Data extracts |
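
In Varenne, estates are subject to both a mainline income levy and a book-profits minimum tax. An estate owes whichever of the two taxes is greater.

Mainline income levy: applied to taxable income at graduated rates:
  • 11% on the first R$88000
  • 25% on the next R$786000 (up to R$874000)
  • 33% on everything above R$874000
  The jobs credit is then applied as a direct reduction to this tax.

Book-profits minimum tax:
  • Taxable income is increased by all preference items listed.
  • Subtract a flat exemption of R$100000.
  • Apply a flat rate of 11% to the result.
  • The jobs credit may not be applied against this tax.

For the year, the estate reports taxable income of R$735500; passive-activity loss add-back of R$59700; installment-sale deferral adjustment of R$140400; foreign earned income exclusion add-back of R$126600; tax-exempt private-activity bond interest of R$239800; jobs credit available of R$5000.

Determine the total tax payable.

Mainline income levy:
  R$88000 × 11% = R$9680
  R$647500 × 25% = R$161875
  → R$171555
  Less jobs credit R$5000 → R$166555

Book-profits minimum tax:
  Adjusted income: R$735500 + R$59700 + R$140400 + R$126600 + R$239800 = R$1302000
  Less exemption R$100000 → base R$1202000
  R$1202000 × 11% = R$132220

R$166555 > R$132220, so the mainline income levy governs.

R$166555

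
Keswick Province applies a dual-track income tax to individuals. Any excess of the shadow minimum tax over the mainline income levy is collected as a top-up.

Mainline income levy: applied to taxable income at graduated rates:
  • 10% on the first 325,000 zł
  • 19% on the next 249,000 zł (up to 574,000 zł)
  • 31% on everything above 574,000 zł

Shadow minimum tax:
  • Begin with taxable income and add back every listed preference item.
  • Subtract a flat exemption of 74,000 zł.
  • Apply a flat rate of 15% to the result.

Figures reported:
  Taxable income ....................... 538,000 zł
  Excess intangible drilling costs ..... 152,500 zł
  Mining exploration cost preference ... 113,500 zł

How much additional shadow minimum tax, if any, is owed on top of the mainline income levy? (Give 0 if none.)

36,530 zł

Mainline income levy:
  325,000 zł × 10% = 32,500 zł
  213,000 zł × 19% = 40,470 zł
  → 72,970 zł

Shadow minimum tax:
  Adjusted income: 538,000 zł + 152,500 zł + 113,500 zł = 804,000 zł
  Less exemption 74,000 zł → base 730,000 zł
  730,000 zł × 15% = 109,500 zł

Excess of shadow minimum tax over mainline income levy: 109,500 zł − 72,970 zł = 36,530 zł.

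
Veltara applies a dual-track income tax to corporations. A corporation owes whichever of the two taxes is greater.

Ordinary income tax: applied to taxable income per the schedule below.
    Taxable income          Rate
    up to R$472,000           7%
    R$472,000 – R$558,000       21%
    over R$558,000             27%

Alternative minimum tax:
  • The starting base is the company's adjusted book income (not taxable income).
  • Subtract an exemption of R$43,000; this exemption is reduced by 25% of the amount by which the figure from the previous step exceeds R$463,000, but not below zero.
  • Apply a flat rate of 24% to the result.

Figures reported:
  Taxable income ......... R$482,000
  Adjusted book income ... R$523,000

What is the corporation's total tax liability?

R$118,800

Alternative minimum tax:
  Base (adjusted book income): R$523,000
  Exemption: R$43,000 − 25% × (R$523,000 − R$463,000) = R$43,000 − R$15,000 = R$28,000
  Base: R$523,000 − R$28,000 = R$495,000
  R$495,000 × 24% = R$118,800

Ordinary income tax:
  R$472,000 × 7% = R$33,040
  R$10,000 × 21% = R$2,100
  → R$35,140

R$118,800 > R$35,140, so the alternative minimum tax is the binding amount.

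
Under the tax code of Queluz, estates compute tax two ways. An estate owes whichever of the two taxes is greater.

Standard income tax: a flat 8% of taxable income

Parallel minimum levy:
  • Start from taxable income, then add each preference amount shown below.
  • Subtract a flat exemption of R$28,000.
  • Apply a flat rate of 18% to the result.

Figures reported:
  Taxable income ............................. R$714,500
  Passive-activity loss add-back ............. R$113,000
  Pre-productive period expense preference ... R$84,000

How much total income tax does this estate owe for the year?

Standard income tax:
  R$714,500 × 8% = R$57,160

Parallel minimum levy:
  Adjusted income: R$714,500 + R$113,000 + R$84,000 = R$911,500
  Less exemption R$28,000 → base R$883,500
  R$883,500 × 18% = R$159,030

R$159,030 > R$57,160, so the parallel minimum levy is the binding amount.

R$159,030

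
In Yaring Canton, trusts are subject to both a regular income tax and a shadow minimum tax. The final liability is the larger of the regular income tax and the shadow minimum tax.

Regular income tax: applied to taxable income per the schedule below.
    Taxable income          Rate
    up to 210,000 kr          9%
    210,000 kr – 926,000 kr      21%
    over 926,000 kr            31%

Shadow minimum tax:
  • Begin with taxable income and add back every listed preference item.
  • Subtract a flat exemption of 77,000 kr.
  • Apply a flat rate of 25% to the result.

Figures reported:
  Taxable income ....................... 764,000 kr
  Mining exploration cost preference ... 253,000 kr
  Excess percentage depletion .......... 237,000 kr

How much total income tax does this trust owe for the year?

Shadow minimum tax:
  Adjusted income: 764,000 kr + 253,000 kr + 237,000 kr = 1,254,000 kr
  Less exemption 77,000 kr → base 1,177,000 kr
  1,177,000 kr × 25% = 294,250 kr

Regular income tax:
  210,000 kr × 9% = 18,900 kr
  554,000 kr × 21% = 116,340 kr
  → 135,240 kr

294,250 kr > 135,240 kr, so the shadow minimum tax is the binding amount.

294,250 kr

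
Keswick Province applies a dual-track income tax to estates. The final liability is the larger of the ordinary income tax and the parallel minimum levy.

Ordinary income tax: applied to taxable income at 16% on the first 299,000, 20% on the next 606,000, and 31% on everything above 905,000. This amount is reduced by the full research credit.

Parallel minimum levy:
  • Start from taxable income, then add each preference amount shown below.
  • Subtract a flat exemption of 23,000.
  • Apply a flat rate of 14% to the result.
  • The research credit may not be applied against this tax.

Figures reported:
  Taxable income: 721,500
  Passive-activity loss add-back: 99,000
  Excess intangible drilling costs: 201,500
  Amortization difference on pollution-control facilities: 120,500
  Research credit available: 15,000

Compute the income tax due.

156,730

Ordinary income tax:
  299,000 × 16% = 47,840
  422,500 × 20% = 84,500
  → 132,340
  Less research credit 15,000 → 117,340

Parallel minimum levy:
  Adjusted income: 721,500 + 99,000 + 201,500 + 120,500 = 1,142,500
  Less exemption 23,000 → base 1,119,500
  1,119,500 × 14% = 156,730

156,730 > 117,340, so the parallel minimum levy is the binding amount.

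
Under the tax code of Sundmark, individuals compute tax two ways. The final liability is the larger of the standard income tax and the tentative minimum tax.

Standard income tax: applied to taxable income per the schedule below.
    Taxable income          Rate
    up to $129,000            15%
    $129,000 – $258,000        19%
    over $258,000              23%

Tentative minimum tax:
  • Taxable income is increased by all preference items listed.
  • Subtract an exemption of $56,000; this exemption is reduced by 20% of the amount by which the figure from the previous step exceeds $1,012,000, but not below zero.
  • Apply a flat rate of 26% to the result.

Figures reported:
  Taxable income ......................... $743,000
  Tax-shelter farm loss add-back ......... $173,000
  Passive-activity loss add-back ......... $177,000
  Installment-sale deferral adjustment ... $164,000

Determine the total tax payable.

Standard income tax:
  $129,000 × 15% = $19,350
  $129,000 × 19% = $24,510
  $485,000 × 23% = $111,550
  → $155,410

Tentative minimum tax:
  Adjusted income: $743,000 + $173,000 + $177,000 + $164,000 = $1,257,000
  Exemption: $56,000 − 20% × ($1,257,000 − $1,012,000) = $56,000 − $49,000 = $7,000
  Base: $1,257,000 − $7,000 = $1,250,000
  $1,250,000 × 26% = $325,000

$325,000 > $155,410, so the tentative minimum tax is the binding amount.

$325,000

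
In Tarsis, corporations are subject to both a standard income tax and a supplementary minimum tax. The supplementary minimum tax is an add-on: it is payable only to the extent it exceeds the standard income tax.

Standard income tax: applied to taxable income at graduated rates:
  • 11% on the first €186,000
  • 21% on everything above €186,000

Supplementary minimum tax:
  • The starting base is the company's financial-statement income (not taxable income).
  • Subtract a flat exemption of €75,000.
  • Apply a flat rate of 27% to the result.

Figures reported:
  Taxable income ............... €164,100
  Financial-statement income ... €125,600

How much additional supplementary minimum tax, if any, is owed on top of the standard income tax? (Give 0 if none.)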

Task item | Could you restate word for word the lines above, from the one that contains "(up to R$874000)" through the one that contains "11% to the result.", and no others?

Worked solution |
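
  • 25% on the next R$786000 (up to R$874000)
  • 33% on everything above R$874000
  The jobs credit is then applied as a direct reduction to this tax.

Book-profits minimum tax:
  • Taxable income is increased by all preference items listed.
  • Subtract a flat exemption of R$100000.
  • Apply a flat rate of 11% to the result.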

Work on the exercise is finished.